### RECORDED DATA
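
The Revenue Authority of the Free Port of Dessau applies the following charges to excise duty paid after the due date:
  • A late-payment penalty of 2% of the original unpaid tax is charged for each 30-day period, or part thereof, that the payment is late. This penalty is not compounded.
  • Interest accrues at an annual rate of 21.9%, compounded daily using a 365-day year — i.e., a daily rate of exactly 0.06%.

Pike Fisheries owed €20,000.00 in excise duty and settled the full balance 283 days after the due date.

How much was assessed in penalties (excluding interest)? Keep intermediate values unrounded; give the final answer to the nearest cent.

€4,000.00

Penalty periods: ⌈283/30⌉ = 10; penalty = 10 × 2% × €20,000.00 = €4,000.00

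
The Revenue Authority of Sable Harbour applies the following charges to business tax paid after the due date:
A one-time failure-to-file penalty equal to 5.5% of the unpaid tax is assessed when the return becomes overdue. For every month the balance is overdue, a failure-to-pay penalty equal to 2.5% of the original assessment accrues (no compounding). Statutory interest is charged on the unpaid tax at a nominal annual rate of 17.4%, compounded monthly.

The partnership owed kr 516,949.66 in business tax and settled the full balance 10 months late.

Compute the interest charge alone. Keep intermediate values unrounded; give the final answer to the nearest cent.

Interest (17.4%/yr ÷ 12 = 1.45%/month): kr 516,949.66 × ((1 + 0.0145)^10 − 1) = kr 80,042.6923…

kr 80,042.69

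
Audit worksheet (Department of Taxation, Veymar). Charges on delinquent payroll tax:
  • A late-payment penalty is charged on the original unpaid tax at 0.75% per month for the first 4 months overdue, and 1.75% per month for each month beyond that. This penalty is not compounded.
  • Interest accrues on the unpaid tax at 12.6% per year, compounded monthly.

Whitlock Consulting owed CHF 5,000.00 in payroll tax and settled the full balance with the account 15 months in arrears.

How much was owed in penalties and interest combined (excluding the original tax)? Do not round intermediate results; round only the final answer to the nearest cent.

CHF 1,960.60

Penalty, months 1–4: 4 × 0.75% × CHF 5,000.00 = CHF 150.00
Penalty, months 5–15: 11 × 1.75% × CHF 5,000.00 = CHF 962.50
Interest (12.6%/yr ÷ 12 = 1.05%/month): CHF 5,000.00 × ((1 + 0.0105)^15 − 1) = CHF 848.0998…
Penalties + interest = CHF 1,112.5000 + CHF 848.0998… = CHF 1,960.60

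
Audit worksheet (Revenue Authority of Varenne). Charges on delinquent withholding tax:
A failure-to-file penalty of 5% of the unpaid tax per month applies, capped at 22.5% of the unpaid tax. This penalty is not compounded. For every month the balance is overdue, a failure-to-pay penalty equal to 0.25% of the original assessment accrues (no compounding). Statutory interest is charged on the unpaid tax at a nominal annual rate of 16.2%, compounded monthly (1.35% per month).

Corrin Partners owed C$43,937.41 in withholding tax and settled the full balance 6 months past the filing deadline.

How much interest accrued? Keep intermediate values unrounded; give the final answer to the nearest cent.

C$3,681.23

Interest: C$43,937.41 × ((1 + 0.0135)^6 − 1) = C$43,937.41 × 0.0837835… = C$3,681.2282…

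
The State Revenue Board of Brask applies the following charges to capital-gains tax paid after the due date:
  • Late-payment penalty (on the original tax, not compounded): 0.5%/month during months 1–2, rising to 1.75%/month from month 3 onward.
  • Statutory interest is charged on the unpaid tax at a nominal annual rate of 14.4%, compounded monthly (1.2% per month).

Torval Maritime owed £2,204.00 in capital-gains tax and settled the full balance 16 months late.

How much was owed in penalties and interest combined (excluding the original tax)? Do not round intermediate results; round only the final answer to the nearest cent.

£1,025.49

Penalty, months 1–2: 2 × 0.5% × £2,204.00 = £22.04
Penalty, months 3–16: 14 × 1.75% × £2,204.00 = £539.98
Interest: £2,204.00 × ((1 + 0.012)^16 − 1) = £2,204.00 × 0.2102865… = £463.4715…
Penalties + interest = £562.0200 + £463.4715… = £1,025.49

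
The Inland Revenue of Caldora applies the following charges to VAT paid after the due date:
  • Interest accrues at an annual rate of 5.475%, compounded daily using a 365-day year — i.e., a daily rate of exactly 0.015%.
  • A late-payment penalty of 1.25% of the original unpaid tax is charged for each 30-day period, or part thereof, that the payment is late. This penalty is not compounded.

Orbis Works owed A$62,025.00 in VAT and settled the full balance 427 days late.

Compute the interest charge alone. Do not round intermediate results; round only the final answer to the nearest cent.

Interest: A$62,025.00 × ((1 + 0.00015)^427 − 1) = A$62,025.00 × 0.06614058… = A$4,102.3697…

A$4,102.37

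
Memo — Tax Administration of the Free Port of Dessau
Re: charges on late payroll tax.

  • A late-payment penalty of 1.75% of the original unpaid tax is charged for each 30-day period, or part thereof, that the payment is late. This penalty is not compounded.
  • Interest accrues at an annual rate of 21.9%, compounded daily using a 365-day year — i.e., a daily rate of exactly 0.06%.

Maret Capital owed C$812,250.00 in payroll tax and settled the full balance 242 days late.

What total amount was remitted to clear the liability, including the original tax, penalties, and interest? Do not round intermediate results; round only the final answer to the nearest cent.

C$1,067,069.44

Penalty periods: ⌈242/30⌉ = 9; penalty = 9 × 1.75% × C$812,250.00 = C$127,929.38…
Interest: C$812,250.00 × ((1 + 0.0006)^242 − 1) = C$812,250.00 × 0.15622046… = C$126,890.0649…
Total = C$812,250.00 + C$127,929.3750 + C$126,890.0649… = C$1,067,069.44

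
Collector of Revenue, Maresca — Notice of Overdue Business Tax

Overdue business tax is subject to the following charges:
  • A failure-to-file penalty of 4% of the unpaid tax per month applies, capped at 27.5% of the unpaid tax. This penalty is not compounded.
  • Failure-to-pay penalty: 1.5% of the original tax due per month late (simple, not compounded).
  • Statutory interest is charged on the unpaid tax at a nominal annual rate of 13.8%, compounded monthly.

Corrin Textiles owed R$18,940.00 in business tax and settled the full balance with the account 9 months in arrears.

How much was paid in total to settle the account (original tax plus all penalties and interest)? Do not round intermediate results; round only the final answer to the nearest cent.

R$28,758.33

Failure-to-file: 9 × 4% × R$18,940.00 = R$6,818.40, capped at 27.5% × R$18,940.00 = R$5,208.50
Failure-to-pay penalty = 1.5% × R$18,940.00 × 9 mo = R$2,556.90
Interest (13.8%/yr ÷ 12 = 1.15%/month): R$18,940.00 × ((1 + 0.0115)^9 − 1) = R$2,052.9252…
Total = R$18,940.00 + R$7,765.4000 + R$2,052.9252… = R$28,758.33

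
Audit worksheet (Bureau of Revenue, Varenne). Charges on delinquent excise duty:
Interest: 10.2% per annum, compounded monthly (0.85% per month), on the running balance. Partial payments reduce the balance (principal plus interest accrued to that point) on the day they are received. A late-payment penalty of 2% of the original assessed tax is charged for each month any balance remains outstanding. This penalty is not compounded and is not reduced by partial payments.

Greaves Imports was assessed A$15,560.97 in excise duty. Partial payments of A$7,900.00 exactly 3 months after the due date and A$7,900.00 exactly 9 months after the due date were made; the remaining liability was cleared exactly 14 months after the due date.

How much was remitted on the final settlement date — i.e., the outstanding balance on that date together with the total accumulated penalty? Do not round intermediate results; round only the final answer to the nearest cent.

A$4,963.30

Balance at month 3: A$15,560.9700 × (1 + 0.0085)^3 = A$15,961.1571…
After A$7,900.00 payment: A$15,961.1571… − A$7,900.00 = A$8,061.1571…
Balance at month 9: A$8,061.1571… × (1 + 0.0085)^6 = A$8,481.1121…
After A$7,900.00 payment: A$8,481.1121… − A$7,900.00 = A$581.1121…
Balance at month 14: A$581.1121… × (1 + 0.0085)^5 = A$606.2328…
Penalty: 14 × 2% × A$15,560.97 = A$4,357.07…
Final settlement = outstanding balance + penalty = A$606.2328… + A$4,357.07… = A$4,963.30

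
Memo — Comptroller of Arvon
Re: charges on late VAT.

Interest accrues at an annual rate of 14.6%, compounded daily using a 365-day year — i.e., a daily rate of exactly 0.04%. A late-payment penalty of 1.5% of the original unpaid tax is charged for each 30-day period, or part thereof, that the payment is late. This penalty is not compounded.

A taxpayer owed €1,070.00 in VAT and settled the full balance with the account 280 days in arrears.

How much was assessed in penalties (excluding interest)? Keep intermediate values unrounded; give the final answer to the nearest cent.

Penalty periods: ⌈280/30⌉ = 10; penalty = 10 × 1.5% × €1,070.00 = €160.50

€160.50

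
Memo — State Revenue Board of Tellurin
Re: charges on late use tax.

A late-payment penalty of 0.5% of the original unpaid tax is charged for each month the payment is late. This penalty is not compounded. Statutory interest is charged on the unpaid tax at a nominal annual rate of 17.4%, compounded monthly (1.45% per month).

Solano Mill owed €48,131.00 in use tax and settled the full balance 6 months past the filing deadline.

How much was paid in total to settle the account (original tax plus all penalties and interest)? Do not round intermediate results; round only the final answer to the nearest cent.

€53,917.09

Late-payment penalty = 0.5% × €48,131.00 × 6 mo = €1,443.93
Interest: €48,131.00 × ((1 + 0.0145)^6 − 1) = €48,131.00 × 0.0902154… = €4,342.1569…
Total = €48,131.00 + €1,443.9300 + €4,342.1569… = €53,917.09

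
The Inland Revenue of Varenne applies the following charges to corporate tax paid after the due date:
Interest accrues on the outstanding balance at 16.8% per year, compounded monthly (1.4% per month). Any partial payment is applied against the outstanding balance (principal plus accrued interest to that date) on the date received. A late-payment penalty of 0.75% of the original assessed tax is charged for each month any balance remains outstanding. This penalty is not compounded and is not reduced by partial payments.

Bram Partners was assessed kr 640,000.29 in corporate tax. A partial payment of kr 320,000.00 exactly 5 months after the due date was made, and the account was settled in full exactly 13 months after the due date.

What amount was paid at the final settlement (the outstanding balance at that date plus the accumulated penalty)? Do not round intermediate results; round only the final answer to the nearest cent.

Balance at month 5: kr 640,000.2900 × (1 + 0.014)^5 = kr 686,072.3958…
After kr 320,000.00 payment: kr 686,072.3958… − kr 320,000.00 = kr 366,072.3958…
Balance at month 13: kr 366,072.3958… × (1 + 0.014)^8 = kr 409,138.7570…
Penalty: 13 × 0.75% × kr 640,000.29 = kr 62,400.03…
Final settlement = outstanding balance + penalty = kr 409,138.7570… + kr 62,400.03… = kr 471,538.79

kr 471,538.79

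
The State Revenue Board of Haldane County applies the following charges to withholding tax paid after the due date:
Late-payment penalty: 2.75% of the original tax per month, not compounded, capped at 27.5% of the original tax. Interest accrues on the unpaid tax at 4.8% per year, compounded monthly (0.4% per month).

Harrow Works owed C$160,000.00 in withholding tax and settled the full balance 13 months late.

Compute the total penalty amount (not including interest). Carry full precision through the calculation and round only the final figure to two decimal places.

Penalty (uncapped): 13 × 2.75% × C$160,000.00 = C$57,200.00; cap = 27.5% × C$160,000.00 = C$44,000.00 → penalty = C$44,000.00

C$44,000.00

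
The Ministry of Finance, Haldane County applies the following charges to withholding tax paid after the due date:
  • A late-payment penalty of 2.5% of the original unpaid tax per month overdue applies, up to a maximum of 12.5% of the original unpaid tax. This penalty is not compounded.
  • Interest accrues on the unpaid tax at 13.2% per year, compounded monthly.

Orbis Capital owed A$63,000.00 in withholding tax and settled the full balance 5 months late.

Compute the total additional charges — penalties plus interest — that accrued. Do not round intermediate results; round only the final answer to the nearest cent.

A$11,417.07

Penalty (uncapped): 5 × 2.5% × A$63,000.00 = A$7,875.00; cap = 12.5% × A$63,000.00 = A$7,875.00 → penalty = A$7,875.00
Interest (13.2%/yr ÷ 12 = 1.1%/month): A$63,000.00 × ((1 + 0.011)^5 − 1) = A$3,542.0732…
Penalties + interest = A$7,875.0000 + A$3,542.0732… = A$11,417.07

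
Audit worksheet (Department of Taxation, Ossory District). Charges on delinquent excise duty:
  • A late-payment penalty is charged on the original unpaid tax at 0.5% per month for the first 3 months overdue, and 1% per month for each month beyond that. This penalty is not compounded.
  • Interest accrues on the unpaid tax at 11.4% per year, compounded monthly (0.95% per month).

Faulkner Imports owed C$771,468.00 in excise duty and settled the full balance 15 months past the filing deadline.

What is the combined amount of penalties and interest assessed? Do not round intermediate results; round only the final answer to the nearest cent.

C$221,702.71

Penalty, months 1–3: 3 × 0.5% × C$771,468.00 = C$11,572.02
Penalty, months 4–15: 12 × 1% × C$771,468.00 = C$92,576.16
Interest: C$771,468.00 × ((1 + 0.0095)^15 − 1) = C$771,468.00 × 0.1523777… = C$117,554.5270…
Penalties + interest = C$104,148.1800 + C$117,554.5270… = C$221,702.71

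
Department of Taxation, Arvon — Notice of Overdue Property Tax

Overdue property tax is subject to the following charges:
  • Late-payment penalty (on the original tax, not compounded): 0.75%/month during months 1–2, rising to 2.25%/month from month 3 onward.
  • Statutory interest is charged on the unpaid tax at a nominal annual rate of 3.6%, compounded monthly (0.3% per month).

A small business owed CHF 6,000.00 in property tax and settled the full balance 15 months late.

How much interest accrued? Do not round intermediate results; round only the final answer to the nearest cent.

CHF 275.74

Interest: CHF 6,000.00 × ((1 + 0.003)^15 − 1) = CHF 6,000.00 × 0.0459574… = CHF 275.7444…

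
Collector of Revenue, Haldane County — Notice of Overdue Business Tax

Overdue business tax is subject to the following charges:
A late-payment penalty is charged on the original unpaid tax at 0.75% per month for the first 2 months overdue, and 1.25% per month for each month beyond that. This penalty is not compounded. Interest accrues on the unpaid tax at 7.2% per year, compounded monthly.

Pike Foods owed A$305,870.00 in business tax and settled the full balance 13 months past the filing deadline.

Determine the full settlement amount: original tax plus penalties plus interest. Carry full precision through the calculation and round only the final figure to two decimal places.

A$377,251.10

Penalty, months 1–2: 2 × 0.75% × A$305,870.00 = A$4,588.05
Penalty, months 3–13: 11 × 1.25% × A$305,870.00 = A$42,057.13…
Interest (7.2%/yr ÷ 12 = 0.6%/month): A$305,870.00 × ((1 + 0.006)^13 − 1) = A$24,735.9249…
Total = A$305,870.00 + A$46,645.1750 + A$24,735.9249… = A$377,251.10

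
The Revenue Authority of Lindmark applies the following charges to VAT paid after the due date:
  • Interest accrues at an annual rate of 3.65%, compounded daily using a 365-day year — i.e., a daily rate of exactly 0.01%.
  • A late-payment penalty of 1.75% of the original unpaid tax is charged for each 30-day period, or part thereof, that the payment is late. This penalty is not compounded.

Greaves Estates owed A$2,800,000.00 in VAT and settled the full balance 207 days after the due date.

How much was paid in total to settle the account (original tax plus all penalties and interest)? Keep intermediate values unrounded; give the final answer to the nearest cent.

Penalty periods: ⌈207/30⌉ = 7; penalty = 7 × 1.75% × A$2,800,000.00 = A$343,000.00
Interest: A$2,800,000.00 × ((1 + 0.0001)^207 − 1) = A$2,800,000.00 × 0.02091467… = A$58,561.0883…
Total = A$2,800,000.00 + A$343,000.0000 + A$58,561.0883… = A$3,201,561.09

A$3,201,561.09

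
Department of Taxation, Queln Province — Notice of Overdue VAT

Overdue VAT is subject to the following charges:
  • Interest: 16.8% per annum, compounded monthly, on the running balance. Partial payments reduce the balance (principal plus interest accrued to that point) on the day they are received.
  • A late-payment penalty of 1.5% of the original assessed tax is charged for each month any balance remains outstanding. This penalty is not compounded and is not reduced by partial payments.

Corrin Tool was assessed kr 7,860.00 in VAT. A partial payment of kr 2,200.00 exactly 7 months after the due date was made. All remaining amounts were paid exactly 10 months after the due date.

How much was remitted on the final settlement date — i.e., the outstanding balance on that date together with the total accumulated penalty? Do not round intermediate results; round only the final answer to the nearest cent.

kr 7,917.68

Monthly rate = 16.8% ÷ 12 = 1.4%
Balance at month 7: kr 7,860.0000 × (1 + 0.014)^7 = kr 8,663.3973…
After kr 2,200.00 payment: kr 8,663.3973… − kr 2,200.00 = kr 6,463.3973…
Balance at month 10: kr 6,463.3973… × (1 + 0.014)^3 = kr 6,738.6782…
Penalty: 10 × 1.5% × kr 7,860.00 = kr 1,179.00
Final settlement = outstanding balance + penalty = kr 6,738.6782… + kr 1,179.00 = kr 7,917.68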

### PROBLEM TO WORK ON
Using the data above, reproduce exactly the lines between those holding "A late-payment penalty of 0.5%" and "Bram Partners was", inclusive, and no others.

### ANSWER BELOW
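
A late-payment penalty of 0.5% of the original unpaid tax is charged for each month the payment is late. This penalty is not compounded. Statutory interest is charged on the unpaid tax at a nominal annual rate of 17.4%, compounded monthly (1.45% per month).

Solano Mill owed €48,131.00 in use tax and settled the full balance 6 months past the filing deadline.

How much was paid in total to settle the account (original tax plus all penalties and interest)? Do not round intermediate results; round only the final answer to the nearest cent.

€53,917.09

Late-payment penalty = 0.5% × €48,131.00 × 6 mo = €1,443.93
Interest: €48,131.00 × ((1 + 0.0145)^6 − 1) = €48,131.00 × 0.0902154… = €4,342.1569…
Total = €48,131.00 + €1,443.9300 + €4,342.1569… = €53,917.09

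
The Inland Revenue of Varenne applies the following charges to corporate tax paid after the due date:
Interest accrues on the outstanding balance at 16.8% per year, compounded monthly (1.4% per month). Any partial payment is applied against the outstanding balance (principal plus accrued interest to that date) on the date received. A late-payment penalty of 0.75% of the original assessed tax is charged for each month any balance remains outstanding. This penalty is not compounded and is not reduced by partial payments.

Bram Partners was assessed kr 640,000.29 in corporate tax. A partial payment of kr 320,000.00 exactly 5 months after the due date was made, and the account was settled in full exactly 13 months after the due date.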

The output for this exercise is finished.